Data for the task:
++++++++++++++++++++
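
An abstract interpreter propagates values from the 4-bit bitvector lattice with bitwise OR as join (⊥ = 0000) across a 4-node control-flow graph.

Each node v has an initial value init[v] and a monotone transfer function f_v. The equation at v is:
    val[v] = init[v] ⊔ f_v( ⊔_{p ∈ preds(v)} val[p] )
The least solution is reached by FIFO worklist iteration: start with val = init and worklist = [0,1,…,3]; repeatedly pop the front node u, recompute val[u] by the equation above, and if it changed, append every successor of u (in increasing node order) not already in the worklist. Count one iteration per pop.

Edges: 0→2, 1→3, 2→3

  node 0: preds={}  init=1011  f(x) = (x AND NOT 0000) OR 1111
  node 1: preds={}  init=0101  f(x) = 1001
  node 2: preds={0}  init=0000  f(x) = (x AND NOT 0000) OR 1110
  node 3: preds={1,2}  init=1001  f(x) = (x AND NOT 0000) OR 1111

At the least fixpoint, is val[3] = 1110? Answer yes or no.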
++++++++++++++++++++
Assigned task:
What you retype should run from the first line of the entries above through the line containing "val[v] = init[v]", exactly and in full.

Exercise output:
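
An abstract interpreter propagates values from the 4-bit bitvector lattice with bitwise OR as join (⊥ = 0000) across a 4-node control-flow graph.

Each node v has an initial value init[v] and a monotone transfer function f_v. The equation at v is:
    val[v] = init[v] ⊔ f_v( ⊔_{p ∈ preds(v)} val[p] )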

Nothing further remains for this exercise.